Work to be completed =>
Locate the word "where" in the entries below, then gather every line that holds it.

Data for processing =>
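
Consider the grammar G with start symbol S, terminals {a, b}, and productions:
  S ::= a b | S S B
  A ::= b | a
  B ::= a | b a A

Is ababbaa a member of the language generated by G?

S ⇒ SSB ⇒ abSB ⇒ ababB ⇒ ababbaA ⇒ ababbaa

yes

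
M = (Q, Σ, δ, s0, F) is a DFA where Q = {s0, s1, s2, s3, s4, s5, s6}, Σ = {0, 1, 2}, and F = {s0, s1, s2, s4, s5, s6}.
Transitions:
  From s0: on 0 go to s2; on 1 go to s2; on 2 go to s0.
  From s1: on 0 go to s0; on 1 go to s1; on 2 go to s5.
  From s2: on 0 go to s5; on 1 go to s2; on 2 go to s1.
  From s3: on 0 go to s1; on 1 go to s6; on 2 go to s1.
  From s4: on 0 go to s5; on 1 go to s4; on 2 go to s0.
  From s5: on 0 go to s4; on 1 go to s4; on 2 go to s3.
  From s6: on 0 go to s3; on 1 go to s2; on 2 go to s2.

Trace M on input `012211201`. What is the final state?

s0 --0--> s2
s2 --1--> s2
s2 --2--> s1
s1 --2--> s5
s5 --1--> s4
s4 --1--> s4
s4 --2--> s0
s0 --0--> s2
s2 --1--> s2

s2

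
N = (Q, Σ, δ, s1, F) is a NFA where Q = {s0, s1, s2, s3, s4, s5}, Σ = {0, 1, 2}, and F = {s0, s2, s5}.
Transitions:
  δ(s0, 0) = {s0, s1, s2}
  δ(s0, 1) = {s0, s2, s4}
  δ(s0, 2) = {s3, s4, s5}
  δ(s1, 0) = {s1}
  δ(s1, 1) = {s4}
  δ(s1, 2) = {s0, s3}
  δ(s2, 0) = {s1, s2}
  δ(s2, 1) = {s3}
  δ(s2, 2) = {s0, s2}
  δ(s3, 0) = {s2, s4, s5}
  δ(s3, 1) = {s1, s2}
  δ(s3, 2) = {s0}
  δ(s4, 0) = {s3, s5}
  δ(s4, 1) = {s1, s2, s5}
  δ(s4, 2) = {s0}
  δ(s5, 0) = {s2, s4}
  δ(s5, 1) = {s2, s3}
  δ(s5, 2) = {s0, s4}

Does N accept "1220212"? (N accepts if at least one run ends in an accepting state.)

accepted

Start: {s1}
read 1: {s4}
read 2: {s0}
read 2: {s3, s4, s5}
read 0: {s2, s3, s4, s5}
read 2: {s0, s2, s4}
read 1: {s0, s1, s2, s3, s4, s5}
read 2: {s0, s2, s3, s4, s5}
Reachable ∩ accepting = {s0, s2, s5} — nonempty.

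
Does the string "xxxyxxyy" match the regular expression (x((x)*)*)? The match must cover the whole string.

no

No split of xxxyxxyy into u·v has x matching u and ((x)*)* matching v.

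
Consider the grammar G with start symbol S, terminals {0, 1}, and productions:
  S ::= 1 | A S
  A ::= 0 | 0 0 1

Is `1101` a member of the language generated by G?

no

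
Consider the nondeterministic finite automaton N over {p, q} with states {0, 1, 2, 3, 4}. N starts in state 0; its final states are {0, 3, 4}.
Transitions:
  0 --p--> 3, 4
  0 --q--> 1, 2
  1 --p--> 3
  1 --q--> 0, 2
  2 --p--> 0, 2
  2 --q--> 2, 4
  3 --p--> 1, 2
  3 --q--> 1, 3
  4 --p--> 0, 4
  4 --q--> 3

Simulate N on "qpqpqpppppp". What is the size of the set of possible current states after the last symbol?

5

Start: {0}
read q: {1, 2}
read p: {0, 2, 3}
read q: {1, 2, 3, 4}
read p: {0, 1, 2, 3, 4}
read q: {0, 1, 2, 3, 4}
read p: {0, 1, 2, 3, 4}
read p: {0, 1, 2, 3, 4}
read p: {0, 1, 2, 3, 4}
read p: {0, 1, 2, 3, 4}
read p: {0, 1, 2, 3, 4}
read p: {0, 1, 2, 3, 4}
Final reachable set {0, 1, 2, 3, 4} has 5 states.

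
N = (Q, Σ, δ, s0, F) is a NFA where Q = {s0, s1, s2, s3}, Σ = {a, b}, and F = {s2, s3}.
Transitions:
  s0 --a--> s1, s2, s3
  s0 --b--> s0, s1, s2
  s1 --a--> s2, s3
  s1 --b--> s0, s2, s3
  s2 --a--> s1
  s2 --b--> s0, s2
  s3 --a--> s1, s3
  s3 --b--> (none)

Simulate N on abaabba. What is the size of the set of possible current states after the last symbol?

Start: {s0}
read a: {s1, s2, s3}
read b: {s0, s2, s3}
read a: {s1, s2, s3}
read a: {s1, s2, s3}
read b: {s0, s2, s3}
read b: {s0, s1, s2}
read a: {s1, s2, s3}
Final reachable set {s1, s2, s3} has 3 states.

3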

Solution =>
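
M = (Q, Σ, δ, s0, F) is a DFA where Q = {s0, s1, s2, s3, s4, s5, s6}, Σ = {0, 1, 2}, and F = {s0, s1, s2, s4, s5, s6}.
N = (Q, Σ, δ, s1, F) is a NFA where Q = {s0, s1, s2, s3, s4, s5}, Σ = {0, 1, 2}, and F = {s0, s2, s5}.
N = (Q, Σ, δ, s0, F) is a NFA where Q = {s0, s1, s2, s3}, Σ = {a, b}, and F = {s2, s3}.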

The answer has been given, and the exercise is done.